- [What needs to be done]:
Only lines holding "Gather" are needed; copy each of them from the data below.

[Dataset entries]

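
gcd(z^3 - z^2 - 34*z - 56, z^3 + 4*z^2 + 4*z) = z + 2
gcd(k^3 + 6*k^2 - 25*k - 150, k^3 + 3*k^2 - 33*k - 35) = k - 5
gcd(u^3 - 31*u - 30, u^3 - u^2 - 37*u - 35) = u^2 + 6*u + 5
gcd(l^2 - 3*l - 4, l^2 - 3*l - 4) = l^2 - 3*l - 4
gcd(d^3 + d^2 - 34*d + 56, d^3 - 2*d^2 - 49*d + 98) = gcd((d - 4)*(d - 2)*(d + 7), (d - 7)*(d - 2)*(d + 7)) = d^2 + 5*d - 14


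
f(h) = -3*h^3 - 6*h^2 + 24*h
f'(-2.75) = -11.06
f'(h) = -9*h^2 - 12*h + 24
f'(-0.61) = 27.97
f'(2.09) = -40.39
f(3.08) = -70.65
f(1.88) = 3.98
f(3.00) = -63.00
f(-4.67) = 62.61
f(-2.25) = -50.20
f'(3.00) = -93.00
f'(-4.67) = -116.24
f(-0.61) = -16.19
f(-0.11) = -2.71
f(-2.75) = -48.98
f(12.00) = -5760.00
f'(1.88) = -30.37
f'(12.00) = -1416.00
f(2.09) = -3.44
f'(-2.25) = 5.44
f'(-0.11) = 25.21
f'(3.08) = -98.34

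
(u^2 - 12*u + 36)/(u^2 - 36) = (u - 6)/(u + 6)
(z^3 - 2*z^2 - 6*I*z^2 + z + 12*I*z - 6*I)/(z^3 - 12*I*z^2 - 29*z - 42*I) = (z^2 - 2*z + 1)/(z^2 - 6*I*z + 7)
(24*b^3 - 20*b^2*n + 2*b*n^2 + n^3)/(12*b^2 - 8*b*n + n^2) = (12*b^2 - 4*b*n - n^2)/(6*b - n)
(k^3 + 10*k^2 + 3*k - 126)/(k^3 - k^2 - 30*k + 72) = (k + 7)/(k - 4)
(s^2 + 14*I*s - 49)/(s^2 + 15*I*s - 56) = (s + 7*I)/(s + 8*I)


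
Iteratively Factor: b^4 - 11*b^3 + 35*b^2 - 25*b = (b - 1)*(b^3 - 10*b^2 + 25*b) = b*(b - 1)*(b^2 - 10*b + 25) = b*(b - 5)*(b - 1)*(b - 5)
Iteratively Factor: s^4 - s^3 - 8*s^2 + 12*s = (s - 2)*(s^3 + s^2 - 6*s) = (s - 2)*(s + 3)*(s^2 - 2*s) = (s - 2)^2*(s + 3)*(s)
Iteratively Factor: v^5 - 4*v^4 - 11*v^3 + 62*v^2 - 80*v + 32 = (v - 4)*(v^4 - 11*v^2 + 18*v - 8) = (v - 4)*(v - 1)*(v^3 + v^2 - 10*v + 8) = (v - 4)*(v - 1)^2*(v^2 + 2*v - 8) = (v - 4)*(v - 1)^2*(v + 4)*(v - 2)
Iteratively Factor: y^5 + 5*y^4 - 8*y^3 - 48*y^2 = (y + 4)*(y^4 + y^3 - 12*y^2) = y*(y + 4)*(y^3 + y^2 - 12*y) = y^2*(y + 4)*(y^2 + y - 12) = y^2*(y - 3)*(y + 4)*(y + 4)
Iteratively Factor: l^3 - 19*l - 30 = (l - 5)*(l^2 + 5*l + 6) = (l - 5)*(l + 3)*(l + 2)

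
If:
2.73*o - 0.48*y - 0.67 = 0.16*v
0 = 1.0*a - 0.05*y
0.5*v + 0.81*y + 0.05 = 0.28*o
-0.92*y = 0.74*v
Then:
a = 0.01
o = 0.26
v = -0.15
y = 0.12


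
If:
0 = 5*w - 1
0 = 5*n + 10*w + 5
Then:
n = -7/5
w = 1/5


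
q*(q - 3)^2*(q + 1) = q^4 - 5*q^3 + 3*q^2 + 9*q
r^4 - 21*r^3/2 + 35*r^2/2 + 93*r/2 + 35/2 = (r - 7)*(r - 5)*(r + 1/2)*(r + 1)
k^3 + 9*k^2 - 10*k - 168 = (k - 4)*(k + 6)*(k + 7)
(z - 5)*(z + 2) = z^2 - 3*z - 10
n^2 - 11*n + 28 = (n - 7)*(n - 4)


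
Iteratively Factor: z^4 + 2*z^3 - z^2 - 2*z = (z + 1)*(z^3 + z^2 - 2*z) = z*(z + 1)*(z^2 + z - 2) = z*(z + 1)*(z + 2)*(z - 1)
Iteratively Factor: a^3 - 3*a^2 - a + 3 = (a - 3)*(a^2 - 1) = (a - 3)*(a - 1)*(a + 1)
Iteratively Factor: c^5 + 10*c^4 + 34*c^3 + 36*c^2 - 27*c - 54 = (c + 2)*(c^4 + 8*c^3 + 18*c^2 - 27) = (c + 2)*(c + 3)*(c^3 + 5*c^2 + 3*c - 9) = (c + 2)*(c + 3)^2*(c^2 + 2*c - 3) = (c - 1)*(c + 2)*(c + 3)^2*(c + 3)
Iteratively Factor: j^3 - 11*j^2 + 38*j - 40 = (j - 5)*(j^2 - 6*j + 8) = (j - 5)*(j - 2)*(j - 4)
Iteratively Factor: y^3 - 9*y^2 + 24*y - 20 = (y - 2)*(y^2 - 7*y + 10) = (y - 5)*(y - 2)*(y - 2)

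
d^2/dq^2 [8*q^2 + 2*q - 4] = 16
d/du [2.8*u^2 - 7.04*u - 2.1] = 5.6*u - 7.04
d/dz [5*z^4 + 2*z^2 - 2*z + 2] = 20*z^3 + 4*z - 2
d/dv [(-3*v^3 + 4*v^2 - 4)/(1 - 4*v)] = (24*v^3 - 25*v^2 + 8*v - 16)/(16*v^2 - 8*v + 1)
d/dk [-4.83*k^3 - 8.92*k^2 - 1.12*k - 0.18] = -14.49*k^2 - 17.84*k - 1.12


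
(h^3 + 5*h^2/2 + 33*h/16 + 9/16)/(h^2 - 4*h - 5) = (16*h^2 + 24*h + 9)/(16*(h - 5))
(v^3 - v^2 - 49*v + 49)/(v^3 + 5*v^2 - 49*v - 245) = (v - 1)/(v + 5)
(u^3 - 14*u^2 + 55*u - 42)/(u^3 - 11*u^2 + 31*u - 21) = (u - 6)/(u - 3)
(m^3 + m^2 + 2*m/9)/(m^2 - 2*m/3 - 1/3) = m*(3*m + 2)/(3*(m - 1))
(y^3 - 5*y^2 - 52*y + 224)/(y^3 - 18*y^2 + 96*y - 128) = (y^2 + 3*y - 28)/(y^2 - 10*y + 16)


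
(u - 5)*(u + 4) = u^2 - u - 20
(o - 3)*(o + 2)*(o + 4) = o^3 + 3*o^2 - 10*o - 24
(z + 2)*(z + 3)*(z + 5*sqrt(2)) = z^3 + 5*z^2 + 5*sqrt(2)*z^2 + 6*z + 25*sqrt(2)*z + 30*sqrt(2)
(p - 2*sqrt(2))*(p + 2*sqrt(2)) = p^2 - 8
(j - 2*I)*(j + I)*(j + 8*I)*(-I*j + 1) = -I*j^4 + 8*j^3 - 3*I*j^2 + 26*j + 16*I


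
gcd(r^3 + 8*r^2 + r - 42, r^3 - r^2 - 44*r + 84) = r^2 + 5*r - 14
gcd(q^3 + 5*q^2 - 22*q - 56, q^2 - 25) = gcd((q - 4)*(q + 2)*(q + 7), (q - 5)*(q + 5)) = 1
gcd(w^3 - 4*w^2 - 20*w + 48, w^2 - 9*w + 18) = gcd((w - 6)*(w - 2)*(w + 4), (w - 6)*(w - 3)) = w - 6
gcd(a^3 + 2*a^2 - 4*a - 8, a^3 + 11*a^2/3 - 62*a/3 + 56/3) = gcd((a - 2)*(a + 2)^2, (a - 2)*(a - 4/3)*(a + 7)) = a - 2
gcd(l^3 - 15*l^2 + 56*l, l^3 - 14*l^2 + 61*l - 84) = l - 7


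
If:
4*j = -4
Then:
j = -1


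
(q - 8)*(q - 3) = q^2 - 11*q + 24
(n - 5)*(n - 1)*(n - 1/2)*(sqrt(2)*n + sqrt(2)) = sqrt(2)*n^4 - 11*sqrt(2)*n^3/2 + 3*sqrt(2)*n^2/2 + 11*sqrt(2)*n/2 - 5*sqrt(2)/2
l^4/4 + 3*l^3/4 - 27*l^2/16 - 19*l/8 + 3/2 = (l/4 + 1)*(l - 2)*(l - 1/2)*(l + 3/2)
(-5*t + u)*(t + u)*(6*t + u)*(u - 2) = -30*t^3*u + 60*t^3 - 29*t^2*u^2 + 58*t^2*u + 2*t*u^3 - 4*t*u^2 + u^4 - 2*u^3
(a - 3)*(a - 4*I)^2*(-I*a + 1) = -I*a^4 - 7*a^3 + 3*I*a^3 + 21*a^2 + 8*I*a^2 - 16*a - 24*I*a + 48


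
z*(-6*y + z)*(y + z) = -6*y^2*z - 5*y*z^2 + z^3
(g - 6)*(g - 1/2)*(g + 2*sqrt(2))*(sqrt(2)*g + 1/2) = sqrt(2)*g^4 - 13*sqrt(2)*g^3/2 + 9*g^3/2 - 117*g^2/4 + 4*sqrt(2)*g^2 - 13*sqrt(2)*g/2 + 27*g/2 + 3*sqrt(2)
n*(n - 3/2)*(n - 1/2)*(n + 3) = n^4 + n^3 - 21*n^2/4 + 9*n/4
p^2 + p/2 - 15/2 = (p - 5/2)*(p + 3)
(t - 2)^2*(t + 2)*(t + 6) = t^4 + 4*t^3 - 16*t^2 - 16*t + 48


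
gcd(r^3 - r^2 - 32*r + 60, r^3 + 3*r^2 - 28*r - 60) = r^2 + r - 30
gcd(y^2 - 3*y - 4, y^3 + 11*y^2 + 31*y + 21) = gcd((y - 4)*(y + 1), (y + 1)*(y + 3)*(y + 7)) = y + 1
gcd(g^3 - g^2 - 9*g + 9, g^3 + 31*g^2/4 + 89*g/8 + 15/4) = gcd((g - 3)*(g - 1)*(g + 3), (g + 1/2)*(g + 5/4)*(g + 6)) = 1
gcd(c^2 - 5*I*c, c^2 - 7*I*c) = c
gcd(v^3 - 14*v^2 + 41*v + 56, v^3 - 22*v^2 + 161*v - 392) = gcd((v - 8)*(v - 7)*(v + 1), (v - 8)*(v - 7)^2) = v^2 - 15*v + 56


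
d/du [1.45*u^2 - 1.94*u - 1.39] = 2.9*u - 1.94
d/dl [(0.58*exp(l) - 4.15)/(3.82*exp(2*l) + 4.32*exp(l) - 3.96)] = (-2.2156*exp(2*l) + 31.706*exp(l) + 15.6312)*exp(l)/(14.5924*exp(4*l) + 33.0048*exp(3*l) - 11.592*exp(2*l) - 34.2144*exp(l) + 15.6816)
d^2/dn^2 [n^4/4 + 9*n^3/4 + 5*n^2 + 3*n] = 3*n^2 + 27*n/2 + 10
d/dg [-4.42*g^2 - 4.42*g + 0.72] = -8.84*g - 4.42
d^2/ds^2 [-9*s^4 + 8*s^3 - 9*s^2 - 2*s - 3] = -108*s^2 + 48*s - 18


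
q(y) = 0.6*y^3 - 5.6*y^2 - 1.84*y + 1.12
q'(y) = 1.8*y^2 - 11.2*y - 1.84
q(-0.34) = 1.07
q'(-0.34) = 2.18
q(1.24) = -8.63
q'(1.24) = -12.96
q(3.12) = -40.91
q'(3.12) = -19.26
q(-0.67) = -0.34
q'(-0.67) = 6.47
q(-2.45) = -36.81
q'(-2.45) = 36.40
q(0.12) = 0.82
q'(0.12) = -3.16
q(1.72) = -15.56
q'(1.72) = -15.78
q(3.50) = -48.20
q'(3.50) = -18.99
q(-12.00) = -1820.00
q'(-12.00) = 391.76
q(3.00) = -38.60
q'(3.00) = -19.24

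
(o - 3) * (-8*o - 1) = -8*o^2 + 23*o + 3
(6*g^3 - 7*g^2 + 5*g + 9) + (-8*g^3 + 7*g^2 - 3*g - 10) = -2*g^3 + 2*g - 1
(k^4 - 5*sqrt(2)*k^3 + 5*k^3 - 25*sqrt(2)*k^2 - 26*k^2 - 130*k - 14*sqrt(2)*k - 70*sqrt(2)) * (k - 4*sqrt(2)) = k^5 - 9*sqrt(2)*k^4 + 5*k^4 - 45*sqrt(2)*k^3 + 14*k^3 + 70*k^2 + 90*sqrt(2)*k^2 + 112*k + 450*sqrt(2)*k + 560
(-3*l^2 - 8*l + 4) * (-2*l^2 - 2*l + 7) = 6*l^4 + 22*l^3 - 13*l^2 - 64*l + 28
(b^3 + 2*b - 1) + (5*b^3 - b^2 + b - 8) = 6*b^3 - b^2 + 3*b - 9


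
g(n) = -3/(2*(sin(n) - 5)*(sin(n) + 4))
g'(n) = 3*cos(n)/(2*(sin(n) - 5)*(sin(n) + 4)^2) + 3*cos(n)/(2*(sin(n) - 5)^2*(sin(n) + 4))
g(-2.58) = 0.08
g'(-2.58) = 0.01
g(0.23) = 0.07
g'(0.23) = -0.00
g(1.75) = 0.07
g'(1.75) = -0.00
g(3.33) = 0.08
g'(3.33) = 0.01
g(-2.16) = 0.08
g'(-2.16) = 0.01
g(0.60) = 0.07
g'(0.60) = 0.00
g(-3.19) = 0.07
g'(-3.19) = 0.00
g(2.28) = 0.07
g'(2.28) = -0.00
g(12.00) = 0.08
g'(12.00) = -0.00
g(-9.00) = 0.08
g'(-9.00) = 0.01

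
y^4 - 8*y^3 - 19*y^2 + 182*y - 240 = (y - 8)*(y - 3)*(y - 2)*(y + 5)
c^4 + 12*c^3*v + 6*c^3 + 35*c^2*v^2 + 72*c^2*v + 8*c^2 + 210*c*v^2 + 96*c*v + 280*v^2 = (c + 2)*(c + 4)*(c + 5*v)*(c + 7*v)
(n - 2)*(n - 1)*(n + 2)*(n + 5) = n^4 + 4*n^3 - 9*n^2 - 16*n + 20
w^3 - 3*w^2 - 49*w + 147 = (w - 7)*(w - 3)*(w + 7)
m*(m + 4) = m^2 + 4*m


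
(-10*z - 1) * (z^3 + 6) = -10*z^4 - z^3 - 60*z - 6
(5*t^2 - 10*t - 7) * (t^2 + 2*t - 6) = 5*t^4 - 57*t^2 + 46*t + 42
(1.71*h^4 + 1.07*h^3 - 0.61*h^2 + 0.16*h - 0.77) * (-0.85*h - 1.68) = -1.4535*h^5 - 3.7823*h^4 - 1.2791*h^3 + 0.8888*h^2 + 0.3857*h + 1.2936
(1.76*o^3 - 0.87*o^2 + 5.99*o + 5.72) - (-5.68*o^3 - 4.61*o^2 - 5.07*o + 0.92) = 7.44*o^3 + 3.74*o^2 + 11.06*o + 4.8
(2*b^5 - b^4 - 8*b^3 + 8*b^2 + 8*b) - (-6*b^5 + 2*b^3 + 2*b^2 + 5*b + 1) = 8*b^5 - b^4 - 10*b^3 + 6*b^2 + 3*b - 1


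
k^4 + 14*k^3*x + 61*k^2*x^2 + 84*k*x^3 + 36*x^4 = (k + x)^2*(k + 6*x)^2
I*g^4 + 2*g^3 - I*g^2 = g^2*(g - I)*(I*g + 1)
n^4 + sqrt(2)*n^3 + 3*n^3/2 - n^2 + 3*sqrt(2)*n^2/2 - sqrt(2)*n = n*(n - 1/2)*(n + 2)*(n + sqrt(2))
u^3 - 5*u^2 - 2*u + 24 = (u - 4)*(u - 3)*(u + 2)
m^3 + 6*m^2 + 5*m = m*(m + 1)*(m + 5)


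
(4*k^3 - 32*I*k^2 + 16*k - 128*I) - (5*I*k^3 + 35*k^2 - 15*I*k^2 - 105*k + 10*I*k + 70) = 4*k^3 - 5*I*k^3 - 35*k^2 - 17*I*k^2 + 121*k - 10*I*k - 70 - 128*I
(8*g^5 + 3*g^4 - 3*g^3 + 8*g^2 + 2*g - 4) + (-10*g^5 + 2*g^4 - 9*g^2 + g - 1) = -2*g^5 + 5*g^4 - 3*g^3 - g^2 + 3*g - 5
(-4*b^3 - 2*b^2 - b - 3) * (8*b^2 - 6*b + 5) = -32*b^5 + 8*b^4 - 16*b^3 - 28*b^2 + 13*b - 15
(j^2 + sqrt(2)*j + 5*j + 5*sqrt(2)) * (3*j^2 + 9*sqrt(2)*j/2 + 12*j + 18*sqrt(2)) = 3*j^4 + 15*sqrt(2)*j^3/2 + 27*j^3 + 69*j^2 + 135*sqrt(2)*j^2/2 + 81*j + 150*sqrt(2)*j + 180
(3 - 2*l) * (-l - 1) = 2*l^2 - l - 3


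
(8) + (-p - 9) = -p - 1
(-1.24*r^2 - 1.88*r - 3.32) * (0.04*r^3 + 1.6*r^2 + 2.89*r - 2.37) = -0.0496*r^5 - 2.0592*r^4 - 6.7244*r^3 - 7.8064*r^2 - 5.1392*r + 7.8684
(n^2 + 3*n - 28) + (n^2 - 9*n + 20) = 2*n^2 - 6*n - 8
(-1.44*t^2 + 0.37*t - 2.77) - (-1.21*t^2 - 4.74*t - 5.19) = -0.23*t^2 + 5.11*t + 2.42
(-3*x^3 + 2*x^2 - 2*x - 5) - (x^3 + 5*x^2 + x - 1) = -4*x^3 - 3*x^2 - 3*x - 4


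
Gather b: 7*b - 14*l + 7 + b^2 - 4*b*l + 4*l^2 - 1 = b^2 + b*(7 - 4*l) + 4*l^2 - 14*l + 6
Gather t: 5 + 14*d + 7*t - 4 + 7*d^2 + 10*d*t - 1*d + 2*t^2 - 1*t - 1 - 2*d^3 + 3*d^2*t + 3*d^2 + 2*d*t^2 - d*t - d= -2*d^3 + 10*d^2 + 12*d + t^2*(2*d + 2) + t*(3*d^2 + 9*d + 6)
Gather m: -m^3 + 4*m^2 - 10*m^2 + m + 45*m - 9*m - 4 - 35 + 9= -m^3 - 6*m^2 + 37*m - 30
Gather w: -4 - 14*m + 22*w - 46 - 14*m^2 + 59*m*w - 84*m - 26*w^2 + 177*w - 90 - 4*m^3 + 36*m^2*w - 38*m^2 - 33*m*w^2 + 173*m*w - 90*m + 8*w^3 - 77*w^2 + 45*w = -4*m^3 - 52*m^2 - 188*m + 8*w^3 + w^2*(-33*m - 103) + w*(36*m^2 + 232*m + 244) - 140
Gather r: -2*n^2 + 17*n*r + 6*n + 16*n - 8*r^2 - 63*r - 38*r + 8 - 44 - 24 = -2*n^2 + 22*n - 8*r^2 + r*(17*n - 101) - 60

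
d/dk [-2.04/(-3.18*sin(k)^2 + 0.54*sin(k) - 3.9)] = (1.1016 - 12.9744*sin(k))*cos(k)/(3.18*sin(k)^2 - 0.54*sin(k) + 3.9)^2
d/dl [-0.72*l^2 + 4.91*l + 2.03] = 4.91 - 1.44*l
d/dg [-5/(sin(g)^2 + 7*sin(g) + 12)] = 5*(2*sin(g) + 7)*cos(g)/(sin(g)^2 + 7*sin(g) + 12)^2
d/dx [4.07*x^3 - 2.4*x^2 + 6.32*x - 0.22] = 12.21*x^2 - 4.8*x + 6.32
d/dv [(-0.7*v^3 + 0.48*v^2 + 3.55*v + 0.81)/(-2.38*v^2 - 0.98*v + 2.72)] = (1.666*v^4 + 1.372*v^3 + 2.2666*v^2 + 6.4668*v + 10.4498)/(5.6644*v^4 + 4.6648*v^3 - 11.9868*v^2 - 5.3312*v + 7.3984)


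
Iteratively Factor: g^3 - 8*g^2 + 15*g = (g - 5)*(g^2 - 3*g) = g*(g - 5)*(g - 3)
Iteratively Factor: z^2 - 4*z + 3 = (z - 1)*(z - 3)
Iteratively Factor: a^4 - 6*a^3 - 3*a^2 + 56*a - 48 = (a - 4)*(a^3 - 2*a^2 - 11*a + 12) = (a - 4)*(a + 3)*(a^2 - 5*a + 4) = (a - 4)^2*(a + 3)*(a - 1)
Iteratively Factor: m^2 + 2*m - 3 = (m + 3)*(m - 1)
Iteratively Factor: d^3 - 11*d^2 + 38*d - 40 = (d - 2)*(d^2 - 9*d + 20) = (d - 4)*(d - 2)*(d - 5)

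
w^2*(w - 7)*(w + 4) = w^4 - 3*w^3 - 28*w^2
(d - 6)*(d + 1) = d^2 - 5*d - 6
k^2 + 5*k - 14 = (k - 2)*(k + 7)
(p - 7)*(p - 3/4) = p^2 - 31*p/4 + 21/4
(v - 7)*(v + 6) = v^2 - v - 42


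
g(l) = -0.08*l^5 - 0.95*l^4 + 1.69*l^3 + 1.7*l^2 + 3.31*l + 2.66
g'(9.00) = -4950.02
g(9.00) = -9554.71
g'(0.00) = 3.31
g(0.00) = 2.66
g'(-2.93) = 102.98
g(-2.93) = -87.69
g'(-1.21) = 12.49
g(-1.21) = -3.68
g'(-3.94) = 204.65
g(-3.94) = -240.33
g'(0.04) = 3.45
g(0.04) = 2.80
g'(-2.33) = 59.19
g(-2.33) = -39.71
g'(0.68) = 6.69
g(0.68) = 6.01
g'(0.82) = 7.23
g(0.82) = 6.99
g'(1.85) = -1.79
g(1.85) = 12.44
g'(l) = -0.4*l^4 - 3.8*l^3 + 5.07*l^2 + 3.4*l + 3.31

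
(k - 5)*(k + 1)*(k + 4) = k^3 - 21*k - 20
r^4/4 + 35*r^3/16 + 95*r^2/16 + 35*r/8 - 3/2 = (r/4 + 1)*(r - 1/4)*(r + 2)*(r + 3)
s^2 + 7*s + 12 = (s + 3)*(s + 4)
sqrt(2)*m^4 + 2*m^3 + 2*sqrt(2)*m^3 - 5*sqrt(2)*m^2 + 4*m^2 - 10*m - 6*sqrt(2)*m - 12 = (m - 2)*(m + 3)*(m + sqrt(2))*(sqrt(2)*m + sqrt(2))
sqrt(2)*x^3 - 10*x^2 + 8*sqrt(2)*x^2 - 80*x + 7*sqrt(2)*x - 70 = (x + 7)*(x - 5*sqrt(2))*(sqrt(2)*x + sqrt(2))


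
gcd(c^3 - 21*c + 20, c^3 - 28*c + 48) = c - 4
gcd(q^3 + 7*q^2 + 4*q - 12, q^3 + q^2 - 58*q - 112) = q + 2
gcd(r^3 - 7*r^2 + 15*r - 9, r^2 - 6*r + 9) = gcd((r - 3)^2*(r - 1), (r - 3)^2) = r^2 - 6*r + 9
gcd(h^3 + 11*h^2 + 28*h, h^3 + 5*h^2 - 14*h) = h^2 + 7*h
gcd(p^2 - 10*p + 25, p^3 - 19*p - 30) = p - 5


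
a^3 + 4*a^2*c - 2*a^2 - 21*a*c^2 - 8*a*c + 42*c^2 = (a - 2)*(a - 3*c)*(a + 7*c)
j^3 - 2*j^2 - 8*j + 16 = (j - 2)*(j - 2*sqrt(2))*(j + 2*sqrt(2))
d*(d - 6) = d^2 - 6*d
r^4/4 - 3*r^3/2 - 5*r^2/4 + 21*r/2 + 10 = (r/4 + 1/2)*(r - 5)*(r - 4)*(r + 1)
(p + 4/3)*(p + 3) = p^2 + 13*p/3 + 4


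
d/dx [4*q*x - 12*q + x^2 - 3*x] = 4*q + 2*x - 3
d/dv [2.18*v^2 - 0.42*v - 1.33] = 4.36*v - 0.42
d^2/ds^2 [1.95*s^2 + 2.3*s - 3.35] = 3.90000000000000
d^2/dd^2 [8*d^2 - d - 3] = 16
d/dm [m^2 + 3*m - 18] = 2*m + 3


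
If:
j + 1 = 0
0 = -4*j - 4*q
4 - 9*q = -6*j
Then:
No Solution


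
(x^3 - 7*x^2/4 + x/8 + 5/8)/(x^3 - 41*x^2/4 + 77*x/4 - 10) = (x + 1/2)/(x - 8)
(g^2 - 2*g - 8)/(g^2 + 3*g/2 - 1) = 2*(g - 4)/(2*g - 1)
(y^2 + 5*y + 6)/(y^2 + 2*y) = (y + 3)/y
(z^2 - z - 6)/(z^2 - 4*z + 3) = (z + 2)/(z - 1)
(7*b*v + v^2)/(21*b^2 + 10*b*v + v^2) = v/(3*b + v)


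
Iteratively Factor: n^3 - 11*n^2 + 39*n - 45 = (n - 3)*(n^2 - 8*n + 15) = (n - 5)*(n - 3)*(n - 3)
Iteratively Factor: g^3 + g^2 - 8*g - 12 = (g + 2)*(g^2 - g - 6) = (g - 3)*(g + 2)*(g + 2)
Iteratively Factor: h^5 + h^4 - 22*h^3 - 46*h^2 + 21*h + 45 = (h + 1)*(h^4 - 22*h^2 - 24*h + 45) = (h + 1)*(h + 3)*(h^3 - 3*h^2 - 13*h + 15) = (h - 1)*(h + 1)*(h + 3)*(h^2 - 2*h - 15) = (h - 5)*(h - 1)*(h + 1)*(h + 3)*(h + 3)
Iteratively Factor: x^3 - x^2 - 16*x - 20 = (x - 5)*(x^2 + 4*x + 4) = (x - 5)*(x + 2)*(x + 2)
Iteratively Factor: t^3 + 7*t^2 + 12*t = (t + 4)*(t^2 + 3*t) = (t + 3)*(t + 4)*(t)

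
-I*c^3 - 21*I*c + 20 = (c - 5*I)*(c + 4*I)*(-I*c + 1)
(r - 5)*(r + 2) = r^2 - 3*r - 10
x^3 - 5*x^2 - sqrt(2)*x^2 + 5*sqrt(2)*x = x*(x - 5)*(x - sqrt(2))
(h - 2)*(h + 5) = h^2 + 3*h - 10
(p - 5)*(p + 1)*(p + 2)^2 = p^4 - 17*p^2 - 36*p - 20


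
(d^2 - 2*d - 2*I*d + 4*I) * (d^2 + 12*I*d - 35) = d^4 - 2*d^3 + 10*I*d^3 - 11*d^2 - 20*I*d^2 + 22*d + 70*I*d - 140*I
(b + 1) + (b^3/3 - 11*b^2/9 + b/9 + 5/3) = b^3/3 - 11*b^2/9 + 10*b/9 + 8/3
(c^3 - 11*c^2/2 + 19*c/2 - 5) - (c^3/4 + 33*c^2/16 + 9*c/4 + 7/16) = 3*c^3/4 - 121*c^2/16 + 29*c/4 - 87/16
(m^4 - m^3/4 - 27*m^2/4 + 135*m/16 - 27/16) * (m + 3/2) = m^5 + 5*m^4/4 - 57*m^3/8 - 27*m^2/16 + 351*m/32 - 81/32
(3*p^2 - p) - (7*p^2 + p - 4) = -4*p^2 - 2*p + 4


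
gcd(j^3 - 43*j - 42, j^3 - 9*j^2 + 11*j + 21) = j^2 - 6*j - 7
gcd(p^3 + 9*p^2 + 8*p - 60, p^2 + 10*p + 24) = p + 6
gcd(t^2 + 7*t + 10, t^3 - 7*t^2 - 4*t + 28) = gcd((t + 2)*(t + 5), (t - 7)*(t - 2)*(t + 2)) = t + 2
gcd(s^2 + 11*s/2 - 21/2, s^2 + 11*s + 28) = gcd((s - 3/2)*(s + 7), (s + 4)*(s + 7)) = s + 7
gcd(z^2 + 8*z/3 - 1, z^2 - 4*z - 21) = z + 3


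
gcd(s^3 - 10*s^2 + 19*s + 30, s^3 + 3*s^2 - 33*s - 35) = s^2 - 4*s - 5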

- [Answer to the exercise]:
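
Gather b: 7*b - 14*l + 7 + b^2 - 4*b*l + 4*l^2 - 1 = b^2 + b*(7 - 4*l) + 4*l^2 - 14*l + 6
Gather t: 5 + 14*d + 7*t - 4 + 7*d^2 + 10*d*t - 1*d + 2*t^2 - 1*t - 1 - 2*d^3 + 3*d^2*t + 3*d^2 + 2*d*t^2 - d*t - d= -2*d^3 + 10*d^2 + 12*d + t^2*(2*d + 2) + t*(3*d^2 + 9*d + 6)
Gather m: -m^3 + 4*m^2 - 10*m^2 + m + 45*m - 9*m - 4 - 35 + 9= -m^3 - 6*m^2 + 37*m - 30
Gather w: -4 - 14*m + 22*w - 46 - 14*m^2 + 59*m*w - 84*m - 26*w^2 + 177*w - 90 - 4*m^3 + 36*m^2*w - 38*m^2 - 33*m*w^2 + 173*m*w - 90*m + 8*w^3 - 77*w^2 + 45*w = -4*m^3 - 52*m^2 - 188*m + 8*w^3 + w^2*(-33*m - 103) + w*(36*m^2 + 232*m + 244) - 140
Gather r: -2*n^2 + 17*n*r + 6*n + 16*n - 8*r^2 - 63*r - 38*r + 8 - 44 - 24 = -2*n^2 + 22*n - 8*r^2 + r*(17*n - 101) - 60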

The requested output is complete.